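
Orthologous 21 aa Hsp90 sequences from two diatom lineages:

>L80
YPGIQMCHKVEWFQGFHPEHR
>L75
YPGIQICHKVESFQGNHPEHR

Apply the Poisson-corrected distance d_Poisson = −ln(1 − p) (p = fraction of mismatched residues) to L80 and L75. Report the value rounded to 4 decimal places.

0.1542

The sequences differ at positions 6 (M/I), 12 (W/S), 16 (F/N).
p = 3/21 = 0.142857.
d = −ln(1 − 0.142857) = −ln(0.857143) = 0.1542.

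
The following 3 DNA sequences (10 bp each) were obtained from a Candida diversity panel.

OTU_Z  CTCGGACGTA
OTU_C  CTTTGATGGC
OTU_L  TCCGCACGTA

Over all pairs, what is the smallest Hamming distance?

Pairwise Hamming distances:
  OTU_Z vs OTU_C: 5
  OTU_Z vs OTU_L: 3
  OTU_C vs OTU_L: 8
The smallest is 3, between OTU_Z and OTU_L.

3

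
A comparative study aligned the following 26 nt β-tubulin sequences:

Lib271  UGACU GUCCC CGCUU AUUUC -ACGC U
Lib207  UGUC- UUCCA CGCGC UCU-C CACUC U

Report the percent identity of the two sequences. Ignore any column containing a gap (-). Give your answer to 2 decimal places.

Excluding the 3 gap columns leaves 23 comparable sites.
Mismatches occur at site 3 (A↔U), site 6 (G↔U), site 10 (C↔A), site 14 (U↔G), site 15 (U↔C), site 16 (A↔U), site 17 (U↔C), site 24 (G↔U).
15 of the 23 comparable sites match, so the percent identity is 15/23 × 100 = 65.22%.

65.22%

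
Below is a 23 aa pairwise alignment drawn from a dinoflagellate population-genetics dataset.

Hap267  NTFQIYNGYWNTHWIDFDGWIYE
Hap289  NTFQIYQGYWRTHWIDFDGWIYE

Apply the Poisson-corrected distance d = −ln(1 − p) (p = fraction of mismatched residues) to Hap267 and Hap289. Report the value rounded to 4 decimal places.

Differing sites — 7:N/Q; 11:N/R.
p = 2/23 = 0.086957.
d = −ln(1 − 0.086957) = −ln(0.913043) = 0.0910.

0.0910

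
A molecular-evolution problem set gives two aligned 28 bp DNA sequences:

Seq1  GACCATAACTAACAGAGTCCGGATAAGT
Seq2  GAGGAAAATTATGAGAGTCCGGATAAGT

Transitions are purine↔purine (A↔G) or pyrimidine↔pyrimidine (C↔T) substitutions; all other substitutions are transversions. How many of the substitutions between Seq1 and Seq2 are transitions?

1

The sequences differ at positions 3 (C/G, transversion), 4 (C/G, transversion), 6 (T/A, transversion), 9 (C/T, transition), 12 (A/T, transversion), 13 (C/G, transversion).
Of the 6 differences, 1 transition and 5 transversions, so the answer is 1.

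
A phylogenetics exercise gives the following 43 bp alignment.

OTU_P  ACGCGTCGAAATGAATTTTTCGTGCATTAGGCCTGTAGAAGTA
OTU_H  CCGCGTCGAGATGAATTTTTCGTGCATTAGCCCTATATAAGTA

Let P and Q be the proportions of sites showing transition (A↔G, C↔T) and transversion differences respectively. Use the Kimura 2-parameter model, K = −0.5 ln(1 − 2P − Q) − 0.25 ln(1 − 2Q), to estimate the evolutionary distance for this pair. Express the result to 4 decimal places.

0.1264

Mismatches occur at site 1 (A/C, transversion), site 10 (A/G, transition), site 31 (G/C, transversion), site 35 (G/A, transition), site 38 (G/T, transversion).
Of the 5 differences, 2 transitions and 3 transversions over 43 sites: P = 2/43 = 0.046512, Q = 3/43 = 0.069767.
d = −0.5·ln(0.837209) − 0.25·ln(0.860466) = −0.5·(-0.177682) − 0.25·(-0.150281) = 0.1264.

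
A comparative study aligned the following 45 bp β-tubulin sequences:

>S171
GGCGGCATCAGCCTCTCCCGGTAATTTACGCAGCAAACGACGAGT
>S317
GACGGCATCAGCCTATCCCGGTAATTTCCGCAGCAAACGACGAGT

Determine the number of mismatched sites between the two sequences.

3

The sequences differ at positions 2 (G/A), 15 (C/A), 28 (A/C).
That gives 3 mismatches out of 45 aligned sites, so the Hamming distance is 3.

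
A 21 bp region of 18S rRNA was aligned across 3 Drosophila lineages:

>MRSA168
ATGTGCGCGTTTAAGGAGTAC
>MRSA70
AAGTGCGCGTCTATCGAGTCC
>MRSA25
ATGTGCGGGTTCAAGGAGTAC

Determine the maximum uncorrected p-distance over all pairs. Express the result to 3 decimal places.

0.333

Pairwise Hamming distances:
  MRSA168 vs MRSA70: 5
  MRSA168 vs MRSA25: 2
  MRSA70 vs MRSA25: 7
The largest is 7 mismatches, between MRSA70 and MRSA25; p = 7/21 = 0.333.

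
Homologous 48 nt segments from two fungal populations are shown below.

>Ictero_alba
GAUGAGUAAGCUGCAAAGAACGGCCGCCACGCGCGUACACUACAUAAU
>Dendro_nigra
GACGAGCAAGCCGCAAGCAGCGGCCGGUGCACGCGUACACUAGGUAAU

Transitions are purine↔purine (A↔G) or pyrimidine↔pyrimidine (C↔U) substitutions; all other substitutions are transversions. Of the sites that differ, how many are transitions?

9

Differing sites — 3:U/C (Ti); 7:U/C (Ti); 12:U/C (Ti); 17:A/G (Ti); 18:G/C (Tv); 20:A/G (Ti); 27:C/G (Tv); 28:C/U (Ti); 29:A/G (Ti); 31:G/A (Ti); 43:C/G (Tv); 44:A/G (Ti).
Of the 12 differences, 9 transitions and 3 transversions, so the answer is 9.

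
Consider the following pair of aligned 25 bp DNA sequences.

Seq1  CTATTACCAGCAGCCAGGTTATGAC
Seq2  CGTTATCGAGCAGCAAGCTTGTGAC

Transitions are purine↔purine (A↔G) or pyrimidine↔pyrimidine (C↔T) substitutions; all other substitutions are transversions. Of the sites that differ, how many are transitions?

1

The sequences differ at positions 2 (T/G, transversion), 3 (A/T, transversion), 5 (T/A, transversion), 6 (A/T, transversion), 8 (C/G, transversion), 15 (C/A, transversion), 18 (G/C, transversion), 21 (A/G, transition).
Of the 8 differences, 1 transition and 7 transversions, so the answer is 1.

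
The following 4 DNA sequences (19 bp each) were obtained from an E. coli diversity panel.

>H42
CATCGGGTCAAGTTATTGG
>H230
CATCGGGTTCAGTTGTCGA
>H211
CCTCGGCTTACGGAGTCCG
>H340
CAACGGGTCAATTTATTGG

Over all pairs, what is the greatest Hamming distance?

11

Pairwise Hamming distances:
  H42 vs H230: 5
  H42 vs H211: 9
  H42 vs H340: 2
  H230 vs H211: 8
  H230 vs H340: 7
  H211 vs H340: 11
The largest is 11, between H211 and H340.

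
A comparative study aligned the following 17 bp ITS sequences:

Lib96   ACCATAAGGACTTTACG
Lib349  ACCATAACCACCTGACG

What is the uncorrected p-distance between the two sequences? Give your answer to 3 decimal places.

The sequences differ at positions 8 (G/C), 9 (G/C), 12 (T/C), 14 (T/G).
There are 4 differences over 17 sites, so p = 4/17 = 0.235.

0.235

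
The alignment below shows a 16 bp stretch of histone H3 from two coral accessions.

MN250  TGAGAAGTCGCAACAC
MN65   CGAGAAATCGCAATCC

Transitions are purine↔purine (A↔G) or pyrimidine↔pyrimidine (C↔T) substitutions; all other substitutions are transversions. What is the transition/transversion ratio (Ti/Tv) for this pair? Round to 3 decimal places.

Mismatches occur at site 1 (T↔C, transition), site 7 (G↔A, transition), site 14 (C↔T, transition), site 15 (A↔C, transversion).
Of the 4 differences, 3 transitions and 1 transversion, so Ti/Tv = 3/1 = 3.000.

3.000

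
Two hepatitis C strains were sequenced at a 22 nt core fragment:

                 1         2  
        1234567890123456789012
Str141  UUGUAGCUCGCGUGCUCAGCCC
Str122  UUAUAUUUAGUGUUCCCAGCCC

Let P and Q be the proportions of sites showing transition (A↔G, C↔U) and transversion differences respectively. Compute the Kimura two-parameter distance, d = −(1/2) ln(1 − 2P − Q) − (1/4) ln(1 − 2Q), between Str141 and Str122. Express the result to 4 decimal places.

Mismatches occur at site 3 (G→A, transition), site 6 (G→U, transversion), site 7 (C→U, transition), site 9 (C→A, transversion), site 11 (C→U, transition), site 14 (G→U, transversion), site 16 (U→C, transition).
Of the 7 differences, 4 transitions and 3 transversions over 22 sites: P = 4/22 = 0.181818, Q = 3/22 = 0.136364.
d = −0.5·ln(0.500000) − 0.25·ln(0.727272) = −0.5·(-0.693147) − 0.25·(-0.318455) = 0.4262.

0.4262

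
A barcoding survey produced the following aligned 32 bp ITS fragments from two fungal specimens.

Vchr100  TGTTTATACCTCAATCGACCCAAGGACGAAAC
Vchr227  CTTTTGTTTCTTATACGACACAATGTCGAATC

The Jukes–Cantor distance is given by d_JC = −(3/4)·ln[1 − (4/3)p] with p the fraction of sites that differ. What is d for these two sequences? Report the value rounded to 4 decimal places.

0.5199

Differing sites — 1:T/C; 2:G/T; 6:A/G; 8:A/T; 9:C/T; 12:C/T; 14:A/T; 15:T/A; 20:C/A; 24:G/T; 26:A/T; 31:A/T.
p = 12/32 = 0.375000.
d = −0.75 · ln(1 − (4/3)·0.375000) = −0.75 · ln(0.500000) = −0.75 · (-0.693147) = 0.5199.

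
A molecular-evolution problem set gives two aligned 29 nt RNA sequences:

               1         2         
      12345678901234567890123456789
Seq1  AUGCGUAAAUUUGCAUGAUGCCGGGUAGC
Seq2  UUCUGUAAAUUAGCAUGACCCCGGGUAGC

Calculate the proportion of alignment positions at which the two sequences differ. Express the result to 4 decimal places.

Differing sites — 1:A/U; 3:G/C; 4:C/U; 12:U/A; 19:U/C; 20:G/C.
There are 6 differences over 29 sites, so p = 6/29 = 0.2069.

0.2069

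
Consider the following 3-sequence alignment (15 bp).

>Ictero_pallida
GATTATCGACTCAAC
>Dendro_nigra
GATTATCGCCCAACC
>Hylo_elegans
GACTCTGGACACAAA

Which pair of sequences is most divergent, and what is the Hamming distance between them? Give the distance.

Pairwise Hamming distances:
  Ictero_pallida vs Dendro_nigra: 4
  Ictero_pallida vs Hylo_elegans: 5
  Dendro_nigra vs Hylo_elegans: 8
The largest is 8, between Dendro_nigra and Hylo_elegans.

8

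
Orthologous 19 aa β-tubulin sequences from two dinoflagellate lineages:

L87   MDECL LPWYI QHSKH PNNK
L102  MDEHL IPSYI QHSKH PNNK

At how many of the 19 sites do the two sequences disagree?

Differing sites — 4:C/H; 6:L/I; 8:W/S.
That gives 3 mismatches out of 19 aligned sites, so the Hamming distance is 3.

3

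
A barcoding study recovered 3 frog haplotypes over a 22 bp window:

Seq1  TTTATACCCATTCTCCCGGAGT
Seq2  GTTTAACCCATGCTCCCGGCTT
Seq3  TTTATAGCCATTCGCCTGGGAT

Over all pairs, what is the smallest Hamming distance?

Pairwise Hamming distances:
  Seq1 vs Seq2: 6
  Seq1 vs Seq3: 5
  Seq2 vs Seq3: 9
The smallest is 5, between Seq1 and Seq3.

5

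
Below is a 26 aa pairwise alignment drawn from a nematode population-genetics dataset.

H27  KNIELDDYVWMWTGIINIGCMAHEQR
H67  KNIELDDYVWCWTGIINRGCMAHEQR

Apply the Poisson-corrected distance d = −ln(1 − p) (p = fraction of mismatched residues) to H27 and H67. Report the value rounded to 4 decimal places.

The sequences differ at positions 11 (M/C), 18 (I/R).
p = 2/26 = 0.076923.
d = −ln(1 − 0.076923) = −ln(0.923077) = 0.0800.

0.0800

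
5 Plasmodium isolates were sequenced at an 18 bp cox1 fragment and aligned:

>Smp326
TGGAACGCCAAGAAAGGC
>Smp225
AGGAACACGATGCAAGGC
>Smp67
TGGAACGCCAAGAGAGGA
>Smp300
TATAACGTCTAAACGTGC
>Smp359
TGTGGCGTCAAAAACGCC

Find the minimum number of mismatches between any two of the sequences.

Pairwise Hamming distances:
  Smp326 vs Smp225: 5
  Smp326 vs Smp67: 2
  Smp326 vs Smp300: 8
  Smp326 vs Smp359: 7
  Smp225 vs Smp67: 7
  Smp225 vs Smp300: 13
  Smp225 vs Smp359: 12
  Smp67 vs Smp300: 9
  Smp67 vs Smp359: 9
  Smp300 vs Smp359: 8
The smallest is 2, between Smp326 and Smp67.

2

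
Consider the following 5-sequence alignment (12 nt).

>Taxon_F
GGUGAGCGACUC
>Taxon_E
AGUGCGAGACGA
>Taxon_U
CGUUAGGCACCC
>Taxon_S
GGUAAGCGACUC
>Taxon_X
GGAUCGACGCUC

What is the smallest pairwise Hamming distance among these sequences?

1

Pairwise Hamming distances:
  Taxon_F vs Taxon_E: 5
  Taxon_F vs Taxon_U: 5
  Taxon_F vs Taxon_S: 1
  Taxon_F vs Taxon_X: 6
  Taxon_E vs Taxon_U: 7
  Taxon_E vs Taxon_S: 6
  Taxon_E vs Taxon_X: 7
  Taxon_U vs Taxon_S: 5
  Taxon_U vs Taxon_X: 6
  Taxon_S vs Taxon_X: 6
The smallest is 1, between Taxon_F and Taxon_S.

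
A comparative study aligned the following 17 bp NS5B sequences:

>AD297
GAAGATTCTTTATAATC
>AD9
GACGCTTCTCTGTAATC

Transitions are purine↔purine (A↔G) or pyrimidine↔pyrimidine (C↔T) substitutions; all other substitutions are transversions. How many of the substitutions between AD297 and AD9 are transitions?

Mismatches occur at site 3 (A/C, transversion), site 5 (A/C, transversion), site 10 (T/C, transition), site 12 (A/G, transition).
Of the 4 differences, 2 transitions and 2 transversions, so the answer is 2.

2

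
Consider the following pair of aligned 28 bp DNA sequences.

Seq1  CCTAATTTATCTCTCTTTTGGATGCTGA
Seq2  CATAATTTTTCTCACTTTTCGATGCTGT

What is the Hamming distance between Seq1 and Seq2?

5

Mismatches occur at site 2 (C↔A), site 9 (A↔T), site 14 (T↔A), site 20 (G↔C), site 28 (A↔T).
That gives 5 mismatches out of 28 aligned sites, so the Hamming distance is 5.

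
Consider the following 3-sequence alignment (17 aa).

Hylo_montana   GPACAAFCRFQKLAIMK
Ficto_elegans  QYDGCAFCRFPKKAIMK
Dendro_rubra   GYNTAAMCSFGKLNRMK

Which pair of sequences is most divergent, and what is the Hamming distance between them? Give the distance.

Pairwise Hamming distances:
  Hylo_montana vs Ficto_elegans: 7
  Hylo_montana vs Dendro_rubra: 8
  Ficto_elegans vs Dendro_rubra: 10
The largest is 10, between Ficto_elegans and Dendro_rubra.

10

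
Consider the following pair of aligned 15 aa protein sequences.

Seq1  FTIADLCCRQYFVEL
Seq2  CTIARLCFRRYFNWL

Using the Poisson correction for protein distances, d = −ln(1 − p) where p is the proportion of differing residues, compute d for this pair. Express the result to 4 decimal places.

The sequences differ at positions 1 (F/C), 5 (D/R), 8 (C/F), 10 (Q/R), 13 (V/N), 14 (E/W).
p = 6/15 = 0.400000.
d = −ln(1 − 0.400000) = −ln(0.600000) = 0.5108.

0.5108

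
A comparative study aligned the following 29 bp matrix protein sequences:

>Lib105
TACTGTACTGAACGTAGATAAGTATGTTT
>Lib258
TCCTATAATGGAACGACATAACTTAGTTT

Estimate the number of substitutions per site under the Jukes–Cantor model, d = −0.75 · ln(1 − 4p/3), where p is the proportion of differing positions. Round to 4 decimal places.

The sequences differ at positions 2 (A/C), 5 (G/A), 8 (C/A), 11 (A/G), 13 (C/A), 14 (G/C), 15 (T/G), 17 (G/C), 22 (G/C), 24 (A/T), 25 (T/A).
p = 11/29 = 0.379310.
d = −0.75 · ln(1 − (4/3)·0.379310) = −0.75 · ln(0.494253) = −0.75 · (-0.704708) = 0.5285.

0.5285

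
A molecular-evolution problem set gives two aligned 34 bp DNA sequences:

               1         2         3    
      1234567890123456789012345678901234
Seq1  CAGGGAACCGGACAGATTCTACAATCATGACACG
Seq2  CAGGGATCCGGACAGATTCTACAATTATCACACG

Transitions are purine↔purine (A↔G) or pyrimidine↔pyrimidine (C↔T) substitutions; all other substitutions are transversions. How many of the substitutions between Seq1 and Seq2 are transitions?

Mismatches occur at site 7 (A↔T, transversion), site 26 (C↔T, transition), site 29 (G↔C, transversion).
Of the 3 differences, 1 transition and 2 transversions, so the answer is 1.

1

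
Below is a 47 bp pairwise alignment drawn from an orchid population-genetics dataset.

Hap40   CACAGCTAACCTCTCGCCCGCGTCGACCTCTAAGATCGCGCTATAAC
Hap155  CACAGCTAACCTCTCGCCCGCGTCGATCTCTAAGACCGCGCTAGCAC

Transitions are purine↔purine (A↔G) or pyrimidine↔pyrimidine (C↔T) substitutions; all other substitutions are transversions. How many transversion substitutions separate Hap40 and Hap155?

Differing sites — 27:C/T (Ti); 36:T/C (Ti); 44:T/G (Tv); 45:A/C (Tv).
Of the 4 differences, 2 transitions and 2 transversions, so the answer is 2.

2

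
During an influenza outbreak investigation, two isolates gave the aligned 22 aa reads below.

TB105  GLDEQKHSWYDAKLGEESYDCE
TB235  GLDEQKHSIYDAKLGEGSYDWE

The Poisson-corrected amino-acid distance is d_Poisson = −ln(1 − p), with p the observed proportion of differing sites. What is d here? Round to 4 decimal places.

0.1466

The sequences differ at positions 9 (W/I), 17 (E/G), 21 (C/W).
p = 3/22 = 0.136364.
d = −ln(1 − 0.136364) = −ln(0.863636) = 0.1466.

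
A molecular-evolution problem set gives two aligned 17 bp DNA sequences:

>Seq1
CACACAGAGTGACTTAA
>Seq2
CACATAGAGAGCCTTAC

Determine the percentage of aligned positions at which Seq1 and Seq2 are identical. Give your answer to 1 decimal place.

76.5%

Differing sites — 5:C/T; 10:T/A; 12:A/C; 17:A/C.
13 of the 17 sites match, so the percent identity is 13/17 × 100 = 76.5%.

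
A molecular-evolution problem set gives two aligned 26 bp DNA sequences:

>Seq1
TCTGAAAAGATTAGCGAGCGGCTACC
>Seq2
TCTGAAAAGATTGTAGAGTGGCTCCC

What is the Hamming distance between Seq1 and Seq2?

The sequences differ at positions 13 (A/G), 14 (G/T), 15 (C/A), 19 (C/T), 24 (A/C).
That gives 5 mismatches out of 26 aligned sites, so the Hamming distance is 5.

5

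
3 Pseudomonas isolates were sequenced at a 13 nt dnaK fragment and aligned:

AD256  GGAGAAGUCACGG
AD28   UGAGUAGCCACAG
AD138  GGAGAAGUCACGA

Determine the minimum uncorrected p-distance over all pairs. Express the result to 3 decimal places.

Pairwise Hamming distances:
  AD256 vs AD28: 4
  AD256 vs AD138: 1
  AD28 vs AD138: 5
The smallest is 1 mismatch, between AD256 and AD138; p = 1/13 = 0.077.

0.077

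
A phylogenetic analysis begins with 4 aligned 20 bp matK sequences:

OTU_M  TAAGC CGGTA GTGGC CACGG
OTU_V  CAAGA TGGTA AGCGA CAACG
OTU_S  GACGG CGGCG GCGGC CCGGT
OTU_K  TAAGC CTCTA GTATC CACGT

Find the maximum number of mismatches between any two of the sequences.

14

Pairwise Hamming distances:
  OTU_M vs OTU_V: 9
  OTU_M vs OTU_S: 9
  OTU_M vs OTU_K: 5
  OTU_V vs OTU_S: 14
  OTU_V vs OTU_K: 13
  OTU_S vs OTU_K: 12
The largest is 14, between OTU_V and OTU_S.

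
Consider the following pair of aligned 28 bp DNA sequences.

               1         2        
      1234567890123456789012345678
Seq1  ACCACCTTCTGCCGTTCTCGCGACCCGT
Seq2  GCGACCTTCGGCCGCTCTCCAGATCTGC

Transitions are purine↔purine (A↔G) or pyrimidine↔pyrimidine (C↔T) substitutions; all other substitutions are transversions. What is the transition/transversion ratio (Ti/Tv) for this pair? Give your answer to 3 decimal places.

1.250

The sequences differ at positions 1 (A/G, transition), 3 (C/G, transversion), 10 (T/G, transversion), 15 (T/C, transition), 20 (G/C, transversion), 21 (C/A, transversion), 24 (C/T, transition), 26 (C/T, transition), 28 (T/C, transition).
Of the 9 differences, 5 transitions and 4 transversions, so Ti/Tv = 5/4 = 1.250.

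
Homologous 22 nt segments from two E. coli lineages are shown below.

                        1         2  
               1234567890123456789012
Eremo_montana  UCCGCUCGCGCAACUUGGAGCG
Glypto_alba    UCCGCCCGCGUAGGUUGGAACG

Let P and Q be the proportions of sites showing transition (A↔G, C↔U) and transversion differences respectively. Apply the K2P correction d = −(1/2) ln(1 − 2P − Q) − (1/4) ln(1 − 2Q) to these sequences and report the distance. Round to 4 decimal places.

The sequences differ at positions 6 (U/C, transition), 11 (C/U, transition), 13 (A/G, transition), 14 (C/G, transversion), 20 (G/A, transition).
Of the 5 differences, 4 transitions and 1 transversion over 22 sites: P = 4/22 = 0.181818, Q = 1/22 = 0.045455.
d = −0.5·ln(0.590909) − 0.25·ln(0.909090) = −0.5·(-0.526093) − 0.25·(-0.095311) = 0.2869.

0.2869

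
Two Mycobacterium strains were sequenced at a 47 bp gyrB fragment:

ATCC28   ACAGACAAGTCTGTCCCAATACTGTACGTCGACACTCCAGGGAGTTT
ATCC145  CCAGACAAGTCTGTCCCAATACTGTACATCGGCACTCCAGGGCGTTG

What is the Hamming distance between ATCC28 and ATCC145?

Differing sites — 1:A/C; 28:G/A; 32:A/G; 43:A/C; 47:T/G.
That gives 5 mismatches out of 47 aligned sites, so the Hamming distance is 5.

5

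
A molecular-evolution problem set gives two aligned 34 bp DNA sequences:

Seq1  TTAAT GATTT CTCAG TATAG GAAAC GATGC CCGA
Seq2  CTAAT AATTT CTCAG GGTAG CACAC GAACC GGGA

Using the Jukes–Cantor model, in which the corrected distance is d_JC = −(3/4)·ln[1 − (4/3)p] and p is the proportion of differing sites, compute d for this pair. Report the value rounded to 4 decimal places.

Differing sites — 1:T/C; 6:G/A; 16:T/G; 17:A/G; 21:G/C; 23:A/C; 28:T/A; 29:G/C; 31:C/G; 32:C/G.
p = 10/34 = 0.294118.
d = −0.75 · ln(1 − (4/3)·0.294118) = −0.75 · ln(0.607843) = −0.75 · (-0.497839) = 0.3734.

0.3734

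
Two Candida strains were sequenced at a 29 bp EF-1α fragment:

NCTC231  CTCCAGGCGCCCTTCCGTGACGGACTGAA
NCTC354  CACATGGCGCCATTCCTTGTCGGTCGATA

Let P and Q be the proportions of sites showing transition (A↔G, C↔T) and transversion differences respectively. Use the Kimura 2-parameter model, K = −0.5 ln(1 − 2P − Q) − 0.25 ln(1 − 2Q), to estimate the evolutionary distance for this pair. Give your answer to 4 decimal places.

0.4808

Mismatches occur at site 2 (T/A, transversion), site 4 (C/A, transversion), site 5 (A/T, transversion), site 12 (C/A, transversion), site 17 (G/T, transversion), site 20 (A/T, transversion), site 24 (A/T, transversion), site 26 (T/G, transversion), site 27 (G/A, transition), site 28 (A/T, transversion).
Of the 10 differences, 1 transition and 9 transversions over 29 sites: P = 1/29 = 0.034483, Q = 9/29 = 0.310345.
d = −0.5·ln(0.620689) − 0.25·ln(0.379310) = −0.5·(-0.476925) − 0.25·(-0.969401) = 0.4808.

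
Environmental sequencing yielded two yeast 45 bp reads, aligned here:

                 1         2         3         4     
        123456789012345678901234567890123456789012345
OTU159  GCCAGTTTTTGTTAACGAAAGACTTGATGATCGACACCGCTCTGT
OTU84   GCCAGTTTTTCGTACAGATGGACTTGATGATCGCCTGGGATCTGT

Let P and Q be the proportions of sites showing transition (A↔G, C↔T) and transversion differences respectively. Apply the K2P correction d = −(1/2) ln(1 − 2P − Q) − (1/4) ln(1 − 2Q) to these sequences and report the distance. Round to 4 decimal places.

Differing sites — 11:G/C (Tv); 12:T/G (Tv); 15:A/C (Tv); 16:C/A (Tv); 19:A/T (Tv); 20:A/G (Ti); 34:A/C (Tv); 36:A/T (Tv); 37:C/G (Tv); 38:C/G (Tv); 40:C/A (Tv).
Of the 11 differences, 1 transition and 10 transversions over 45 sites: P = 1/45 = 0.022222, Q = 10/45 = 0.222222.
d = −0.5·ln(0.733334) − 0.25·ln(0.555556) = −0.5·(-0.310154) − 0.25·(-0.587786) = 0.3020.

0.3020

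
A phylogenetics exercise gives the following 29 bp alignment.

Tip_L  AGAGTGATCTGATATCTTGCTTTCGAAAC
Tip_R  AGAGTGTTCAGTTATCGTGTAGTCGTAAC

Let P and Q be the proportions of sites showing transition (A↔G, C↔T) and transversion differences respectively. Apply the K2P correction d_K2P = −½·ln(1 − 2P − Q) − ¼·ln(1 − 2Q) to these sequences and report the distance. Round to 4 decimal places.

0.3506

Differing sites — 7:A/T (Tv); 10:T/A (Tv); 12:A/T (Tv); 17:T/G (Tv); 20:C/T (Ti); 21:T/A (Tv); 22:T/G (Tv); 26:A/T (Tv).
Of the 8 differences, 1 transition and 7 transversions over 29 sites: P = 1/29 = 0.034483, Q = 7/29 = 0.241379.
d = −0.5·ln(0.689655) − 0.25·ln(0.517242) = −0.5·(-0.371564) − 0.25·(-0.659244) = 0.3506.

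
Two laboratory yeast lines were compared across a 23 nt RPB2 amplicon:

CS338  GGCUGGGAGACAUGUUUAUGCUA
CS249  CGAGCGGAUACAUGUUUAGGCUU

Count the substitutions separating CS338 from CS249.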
★ ★ ★ ★
WHAT YOU HAVE TO DO: If a line in the data above holds the string "coli", report that line.

RESPONSE TO THE EXERCISE:
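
The following 4 DNA sequences (19 bp each) were obtained from an E. coli diversity panel.
Homologous 22 nt segments from two E. coli lineages are shown below.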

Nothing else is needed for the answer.